- **TASK TO COMPLETE**: Each entry must be restated word for word.

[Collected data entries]
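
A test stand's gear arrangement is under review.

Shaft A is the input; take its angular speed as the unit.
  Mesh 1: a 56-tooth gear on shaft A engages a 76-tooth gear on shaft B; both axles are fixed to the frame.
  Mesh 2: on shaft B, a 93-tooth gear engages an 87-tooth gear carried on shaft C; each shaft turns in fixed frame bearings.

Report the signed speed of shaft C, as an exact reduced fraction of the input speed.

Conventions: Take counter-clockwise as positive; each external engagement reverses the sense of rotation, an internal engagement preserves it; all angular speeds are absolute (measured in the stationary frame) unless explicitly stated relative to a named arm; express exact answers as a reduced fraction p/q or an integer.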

- **RESULT FOR THIS TASK**:
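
A test stand's gear arrangement is under review.

Shaft A is the input; take its angular speed as the unit.
  Mesh 1: a 56-tooth gear on shaft A engages a 76-tooth gear on shaft B; both axles are fixed to the frame.
  Mesh 2: on shaft B, a 93-tooth gear engages an 87-tooth gear carried on shaft C; each shaft turns in fixed frame bearings.

Report the signed speed of shaft C, as an exact reduced fraction of the input speed.

Conventions: Take counter-clockwise as positive; each external engagement reverses the sense of rotation, an internal engagement preserves it; all angular speeds are absolute (measured in the stationary frame) unless explicitly stated relative to a named arm; express exact answers as a reduced fraction p/q or an integer.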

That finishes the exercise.